Items listed in a dataset
++++++++++
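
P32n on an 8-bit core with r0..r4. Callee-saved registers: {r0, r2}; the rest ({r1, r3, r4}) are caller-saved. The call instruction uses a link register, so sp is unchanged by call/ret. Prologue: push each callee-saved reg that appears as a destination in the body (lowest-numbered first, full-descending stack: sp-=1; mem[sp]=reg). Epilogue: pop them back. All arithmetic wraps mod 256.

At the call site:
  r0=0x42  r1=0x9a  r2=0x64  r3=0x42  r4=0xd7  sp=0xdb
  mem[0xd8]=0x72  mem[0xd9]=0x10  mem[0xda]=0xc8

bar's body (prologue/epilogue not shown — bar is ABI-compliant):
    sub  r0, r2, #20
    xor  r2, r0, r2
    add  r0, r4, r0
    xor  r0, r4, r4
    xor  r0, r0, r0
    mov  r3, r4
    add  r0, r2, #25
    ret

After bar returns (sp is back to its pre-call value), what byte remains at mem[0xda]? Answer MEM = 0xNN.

MEM = 0x42

prologue: push r0 → mem[0xda]=0x42, sp=0xda
prologue: push r2 → mem[0xd9]=0x64, sp=0xd9
body[0] sub  r0, r2, #20 → r0=0x50
body[1] xor  r2, r0, r2 → r2=0x34
body[2] add  r0, r4, r0 → r0=0x27
body[3] xor  r0, r4, r4 → r0=0x00
body[4] xor  r0, r0, r0 → r0=0x00
body[5] mov  r3, r4 → r3=0xd7
body[6] add  r0, r2, #25 → r0=0x4d
epilogue: pop r2=0x64, sp=0xda
epilogue: pop r0=0x42, sp=0xdb
prologue pushed ['r0', 'r2'] at ['0xda', '0xd9']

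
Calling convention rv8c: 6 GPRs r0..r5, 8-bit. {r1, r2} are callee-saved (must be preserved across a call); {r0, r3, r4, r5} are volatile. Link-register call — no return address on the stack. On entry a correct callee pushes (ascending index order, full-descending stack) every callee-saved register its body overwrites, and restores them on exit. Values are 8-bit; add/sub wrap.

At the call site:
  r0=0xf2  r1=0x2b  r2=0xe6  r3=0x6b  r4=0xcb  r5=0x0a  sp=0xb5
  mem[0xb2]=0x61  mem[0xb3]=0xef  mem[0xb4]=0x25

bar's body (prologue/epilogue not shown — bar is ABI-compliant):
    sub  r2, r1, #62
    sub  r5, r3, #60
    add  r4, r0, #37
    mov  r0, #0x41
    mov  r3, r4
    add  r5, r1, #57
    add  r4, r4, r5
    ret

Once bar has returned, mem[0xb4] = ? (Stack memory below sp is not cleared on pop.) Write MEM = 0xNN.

prologue: push r2 -> mem[0xb4]=0xe6, sp=0xb4
body[0] sub  r2, r1, #62 -> r2=0xed
body[1] sub  r5, r3, #60 -> r5=0x2f
body[2] add  r4, r0, #37 -> r4=0x17
body[3] mov  r0, #0x41 -> r0=0x41
body[4] mov  r3, r4 -> r3=0x17
body[5] add  r5, r1, #57 -> r5=0x64
body[6] add  r4, r4, r5 -> r4=0x7b
epilogue: pop r2=0xe6, sp=0xb5
prologue pushed ['r2'] at ['0xb4']

MEM = 0xe6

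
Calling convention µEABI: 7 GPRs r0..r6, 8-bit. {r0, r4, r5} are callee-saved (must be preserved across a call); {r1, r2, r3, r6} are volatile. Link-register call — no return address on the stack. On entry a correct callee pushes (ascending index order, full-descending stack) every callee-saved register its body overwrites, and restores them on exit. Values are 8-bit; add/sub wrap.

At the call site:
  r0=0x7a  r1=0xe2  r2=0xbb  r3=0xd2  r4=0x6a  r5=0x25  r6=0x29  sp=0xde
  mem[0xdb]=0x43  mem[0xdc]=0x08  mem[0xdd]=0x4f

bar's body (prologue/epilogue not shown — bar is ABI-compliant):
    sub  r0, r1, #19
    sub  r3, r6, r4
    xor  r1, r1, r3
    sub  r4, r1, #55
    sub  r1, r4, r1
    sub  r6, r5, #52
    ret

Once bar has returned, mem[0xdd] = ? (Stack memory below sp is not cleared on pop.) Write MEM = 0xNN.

prologue: push r0 -> mem[0xdd]=0x7a, sp=0xdd
prologue: push r4 -> mem[0xdc]=0x6a, sp=0xdc
body[0] sub  r0, r1, #19 -> r0=0xcf
body[1] sub  r3, r6, r4 -> r3=0xbf
body[2] xor  r1, r1, r3 -> r1=0x5d
body[3] sub  r4, r1, #55 -> r4=0x26
body[4] sub  r1, r4, r1 -> r1=0xc9
body[5] sub  r6, r5, #52 -> r6=0xf1
epilogue: pop r4=0x6a, sp=0xdd
epilogue: pop r0=0x7a, sp=0xde
prologue pushed ['r0', 'r4'] at ['0xdd', '0xdc']

MEM = 0x7a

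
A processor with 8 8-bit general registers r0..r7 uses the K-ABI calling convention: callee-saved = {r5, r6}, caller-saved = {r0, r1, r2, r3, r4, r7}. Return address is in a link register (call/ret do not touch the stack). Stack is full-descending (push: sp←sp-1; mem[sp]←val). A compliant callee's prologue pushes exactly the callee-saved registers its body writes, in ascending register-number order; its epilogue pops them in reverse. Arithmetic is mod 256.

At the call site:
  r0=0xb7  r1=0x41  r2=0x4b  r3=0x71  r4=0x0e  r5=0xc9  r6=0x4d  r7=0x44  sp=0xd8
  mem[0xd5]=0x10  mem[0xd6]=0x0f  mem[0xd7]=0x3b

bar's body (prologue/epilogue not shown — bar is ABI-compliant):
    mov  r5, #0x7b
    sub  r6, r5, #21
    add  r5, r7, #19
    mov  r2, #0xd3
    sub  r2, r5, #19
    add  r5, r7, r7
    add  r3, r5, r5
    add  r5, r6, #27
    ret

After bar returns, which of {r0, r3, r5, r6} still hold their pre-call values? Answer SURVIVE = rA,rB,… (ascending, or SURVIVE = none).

SURVIVE = r0,r5,r6

prologue: push r5 → mem[0xd7]=0xc9, sp=0xd7
prologue: push r6 → mem[0xd6]=0x4d, sp=0xd6
body[0] mov  r5, #0x7b → r5=0x7b
body[1] sub  r6, r5, #21 → r6=0x66
body[2] add  r5, r7, #19 → r5=0x57
body[3] mov  r2, #0xd3 → r2=0xd3
body[4] sub  r2, r5, #19 → r2=0x44
body[5] add  r5, r7, r7 → r5=0x88
body[6] add  r3, r5, r5 → r3=0x10
body[7] add  r5, r6, #27 → r5=0x81
epilogue: pop r6=0x4d, sp=0xd7
epilogue: pop r5=0xc9, sp=0xd8
r0: caller-saved, written=False
r3: caller-saved, written=True
r5: callee-saved, written=True
r6: callee-saved, written=True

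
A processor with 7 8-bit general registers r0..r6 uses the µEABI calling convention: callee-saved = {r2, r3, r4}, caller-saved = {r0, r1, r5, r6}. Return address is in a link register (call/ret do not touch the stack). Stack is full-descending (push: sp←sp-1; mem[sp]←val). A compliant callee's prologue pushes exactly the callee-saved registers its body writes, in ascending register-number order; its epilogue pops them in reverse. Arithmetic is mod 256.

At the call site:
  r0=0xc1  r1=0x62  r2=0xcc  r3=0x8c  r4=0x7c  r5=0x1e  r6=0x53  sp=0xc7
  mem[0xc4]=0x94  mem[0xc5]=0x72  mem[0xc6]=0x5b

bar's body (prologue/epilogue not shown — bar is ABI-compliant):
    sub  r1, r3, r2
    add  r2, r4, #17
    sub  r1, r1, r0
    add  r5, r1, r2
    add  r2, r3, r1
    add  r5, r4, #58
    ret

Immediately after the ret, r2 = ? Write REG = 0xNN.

prologue: push r2 → mem[0xc6]=0xcc, sp=0xc6
body[0] sub  r1, r3, r2 → r1=0xc0
body[1] add  r2, r4, #17 → r2=0x8d
body[2] sub  r1, r1, r0 → r1=0xff
body[3] add  r5, r1, r2 → r5=0x8c
body[4] add  r2, r3, r1 → r2=0x8b
body[5] add  r5, r4, #58 → r5=0xb6
epilogue: pop r2=0xcc, sp=0xc7
r2 is callee-saved → restored

REG = 0xcc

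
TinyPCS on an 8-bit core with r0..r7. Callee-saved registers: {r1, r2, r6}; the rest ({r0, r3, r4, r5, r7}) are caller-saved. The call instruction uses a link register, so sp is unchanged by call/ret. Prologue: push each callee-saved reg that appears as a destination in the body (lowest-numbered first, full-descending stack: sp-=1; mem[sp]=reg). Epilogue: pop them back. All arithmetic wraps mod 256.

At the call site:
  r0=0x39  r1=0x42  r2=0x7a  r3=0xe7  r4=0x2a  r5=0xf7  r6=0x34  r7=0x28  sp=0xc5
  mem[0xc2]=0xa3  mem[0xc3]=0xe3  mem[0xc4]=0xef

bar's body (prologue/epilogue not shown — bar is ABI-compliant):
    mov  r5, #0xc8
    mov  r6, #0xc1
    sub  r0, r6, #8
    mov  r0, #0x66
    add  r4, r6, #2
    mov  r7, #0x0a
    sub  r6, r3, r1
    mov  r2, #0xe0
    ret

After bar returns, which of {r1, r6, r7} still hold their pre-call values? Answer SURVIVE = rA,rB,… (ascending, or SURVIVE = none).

prologue: push r2 -> mem[0xc4]=0x7a, sp=0xc4
prologue: push r6 -> mem[0xc3]=0x34, sp=0xc3
body[0] mov  r5, #0xc8 -> r5=0xc8
body[1] mov  r6, #0xc1 -> r6=0xc1
body[2] sub  r0, r6, #8 -> r0=0xb9
body[3] mov  r0, #0x66 -> r0=0x66
body[4] add  r4, r6, #2 -> r4=0xc3
body[5] mov  r7, #0x0a -> r7=0x0a
body[6] sub  r6, r3, r1 -> r6=0xa5
body[7] mov  r2, #0xe0 -> r2=0xe0
epilogue: pop r6=0x34, sp=0xc4
epilogue: pop r2=0x7a, sp=0xc5
r1: callee-saved, written=False
r6: callee-saved, written=True
r7: caller-saved, written=True

SURVIVE = r1,r6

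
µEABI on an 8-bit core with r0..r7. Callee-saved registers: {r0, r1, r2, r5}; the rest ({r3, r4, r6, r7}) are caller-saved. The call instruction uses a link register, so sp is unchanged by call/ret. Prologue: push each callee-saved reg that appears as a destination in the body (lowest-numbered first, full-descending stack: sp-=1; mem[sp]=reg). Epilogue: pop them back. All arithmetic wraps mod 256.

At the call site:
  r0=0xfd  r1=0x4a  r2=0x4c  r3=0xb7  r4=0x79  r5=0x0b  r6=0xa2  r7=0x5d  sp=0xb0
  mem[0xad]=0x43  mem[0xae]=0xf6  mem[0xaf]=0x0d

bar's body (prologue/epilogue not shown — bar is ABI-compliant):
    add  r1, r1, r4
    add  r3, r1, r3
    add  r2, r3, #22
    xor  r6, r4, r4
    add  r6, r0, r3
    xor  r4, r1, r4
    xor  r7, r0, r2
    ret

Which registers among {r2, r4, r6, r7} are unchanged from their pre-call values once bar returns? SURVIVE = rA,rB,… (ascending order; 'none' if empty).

SURVIVE = r2

prologue: push r1 → mem[0xaf]=0x4a, sp=0xaf
prologue: push r2 → mem[0xae]=0x4c, sp=0xae
body[0] add  r1, r1, r4 → r1=0xc3
body[1] add  r3, r1, r3 → r3=0x7a
body[2] add  r2, r3, #22 → r2=0x90
body[3] xor  r6, r4, r4 → r6=0x00
body[4] add  r6, r0, r3 → r6=0x77
body[5] xor  r4, r1, r4 → r4=0xba
body[6] xor  r7, r0, r2 → r7=0x6d
epilogue: pop r2=0x4c, sp=0xaf
epilogue: pop r1=0x4a, sp=0xb0
r2: callee-saved, written=True
r4: caller-saved, written=True
r6: caller-saved, written=True
r7: caller-saved, written=True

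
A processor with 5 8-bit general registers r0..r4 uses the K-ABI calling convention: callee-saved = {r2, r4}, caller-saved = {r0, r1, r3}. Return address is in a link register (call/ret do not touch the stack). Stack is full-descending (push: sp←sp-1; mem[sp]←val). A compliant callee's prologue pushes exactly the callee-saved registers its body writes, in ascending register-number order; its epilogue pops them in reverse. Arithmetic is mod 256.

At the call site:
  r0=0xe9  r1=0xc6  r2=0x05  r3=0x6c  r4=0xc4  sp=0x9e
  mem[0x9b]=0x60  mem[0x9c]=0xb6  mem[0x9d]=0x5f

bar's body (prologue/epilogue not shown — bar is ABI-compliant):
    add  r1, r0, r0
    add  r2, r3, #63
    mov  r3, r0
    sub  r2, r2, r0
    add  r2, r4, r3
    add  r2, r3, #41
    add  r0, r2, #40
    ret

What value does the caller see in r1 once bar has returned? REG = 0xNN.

prologue: push r2 → mem[0x9d]=0x05, sp=0x9d
body[0] add  r1, r0, r0 → r1=0xd2
body[1] add  r2, r3, #63 → r2=0xab
body[2] mov  r3, r0 → r3=0xe9
body[3] sub  r2, r2, r0 → r2=0xc2
body[4] add  r2, r4, r3 → r2=0xad
body[5] add  r2, r3, #41 → r2=0x12
body[6] add  r0, r2, #40 → r0=0x3a
epilogue: pop r2=0x05, sp=0x9e
r1 is caller-saved → body value

REG = 0xd2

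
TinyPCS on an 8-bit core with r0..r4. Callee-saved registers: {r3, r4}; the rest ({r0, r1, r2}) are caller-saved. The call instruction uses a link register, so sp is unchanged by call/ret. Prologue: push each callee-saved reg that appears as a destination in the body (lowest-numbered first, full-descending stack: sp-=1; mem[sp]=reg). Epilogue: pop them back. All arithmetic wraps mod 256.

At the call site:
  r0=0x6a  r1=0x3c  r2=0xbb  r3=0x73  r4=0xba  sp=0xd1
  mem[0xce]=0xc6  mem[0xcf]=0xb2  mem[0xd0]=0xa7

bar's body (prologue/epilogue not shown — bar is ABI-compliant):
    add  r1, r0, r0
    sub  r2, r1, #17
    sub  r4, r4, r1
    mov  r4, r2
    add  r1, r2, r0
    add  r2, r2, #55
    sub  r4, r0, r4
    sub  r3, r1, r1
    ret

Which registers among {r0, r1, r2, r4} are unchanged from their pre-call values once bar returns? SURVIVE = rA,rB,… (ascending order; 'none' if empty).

SURVIVE = r0,r4

prologue: push r3 → mem[0xd0]=0x73, sp=0xd0
prologue: push r4 → mem[0xcf]=0xba, sp=0xcf
body[0] add  r1, r0, r0 → r1=0xd4
body[1] sub  r2, r1, #17 → r2=0xc3
body[2] sub  r4, r4, r1 → r4=0xe6
body[3] mov  r4, r2 → r4=0xc3
body[4] add  r1, r2, r0 → r1=0x2d
body[5] add  r2, r2, #55 → r2=0xfa
body[6] sub  r4, r0, r4 → r4=0xa7
body[7] sub  r3, r1, r1 → r3=0x00
epilogue: pop r4=0xba, sp=0xd0
epilogue: pop r3=0x73, sp=0xd1
r0: caller-saved, written=False
r1: caller-saved, written=True
r2: caller-saved, written=True
r4: callee-saved, written=True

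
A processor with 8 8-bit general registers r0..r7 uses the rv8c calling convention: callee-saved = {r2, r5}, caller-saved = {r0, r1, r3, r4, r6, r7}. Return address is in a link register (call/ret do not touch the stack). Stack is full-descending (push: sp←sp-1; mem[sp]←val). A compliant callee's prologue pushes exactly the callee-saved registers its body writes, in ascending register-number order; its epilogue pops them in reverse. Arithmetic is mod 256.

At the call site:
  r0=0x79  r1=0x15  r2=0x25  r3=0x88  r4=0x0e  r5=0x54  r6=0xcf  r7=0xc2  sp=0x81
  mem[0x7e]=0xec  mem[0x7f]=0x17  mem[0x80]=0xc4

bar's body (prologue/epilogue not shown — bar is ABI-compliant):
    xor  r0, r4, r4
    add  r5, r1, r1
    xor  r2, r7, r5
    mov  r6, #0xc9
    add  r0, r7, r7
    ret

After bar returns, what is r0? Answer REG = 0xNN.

REG = 0x84

prologue: push r2 → mem[0x80]=0x25, sp=0x80
prologue: push r5 → mem[0x7f]=0x54, sp=0x7f
body[0] xor  r0, r4, r4 → r0=0x00
body[1] add  r5, r1, r1 → r5=0x2a
body[2] xor  r2, r7, r5 → r2=0xe8
body[3] mov  r6, #0xc9 → r6=0xc9
body[4] add  r0, r7, r7 → r0=0x84
epilogue: pop r5=0x54, sp=0x80
epilogue: pop r2=0x25, sp=0x81
r0 is caller-saved → body value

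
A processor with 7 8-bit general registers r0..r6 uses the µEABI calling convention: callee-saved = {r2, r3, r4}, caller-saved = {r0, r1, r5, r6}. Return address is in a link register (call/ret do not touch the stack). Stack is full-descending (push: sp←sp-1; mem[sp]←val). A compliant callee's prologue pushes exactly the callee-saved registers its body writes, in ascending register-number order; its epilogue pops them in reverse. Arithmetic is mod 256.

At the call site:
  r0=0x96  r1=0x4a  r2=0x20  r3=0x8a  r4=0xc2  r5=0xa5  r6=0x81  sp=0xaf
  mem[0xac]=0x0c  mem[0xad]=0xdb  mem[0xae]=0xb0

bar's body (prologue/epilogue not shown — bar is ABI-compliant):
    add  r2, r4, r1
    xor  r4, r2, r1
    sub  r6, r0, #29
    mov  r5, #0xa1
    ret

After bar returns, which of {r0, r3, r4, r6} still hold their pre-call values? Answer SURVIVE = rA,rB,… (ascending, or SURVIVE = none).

SURVIVE = r0,r3,r4

prologue: push r2 → mem[0xae]=0x20, sp=0xae
prologue: push r4 → mem[0xad]=0xc2, sp=0xad
body[0] add  r2, r4, r1 → r2=0x0c
body[1] xor  r4, r2, r1 → r4=0x46
body[2] sub  r6, r0, #29 → r6=0x79
body[3] mov  r5, #0xa1 → r5=0xa1
epilogue: pop r4=0xc2, sp=0xae
epilogue: pop r2=0x20, sp=0xaf
r0: caller-saved, written=False
r3: callee-saved, written=False
r4: callee-saved, written=True
r6: caller-saved, written=True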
++++++++++
• [WHAT IS REQUIRED]:
In the entries above, count each line with "every"; reply with the total only.

• [TASK SOLUTION]:
2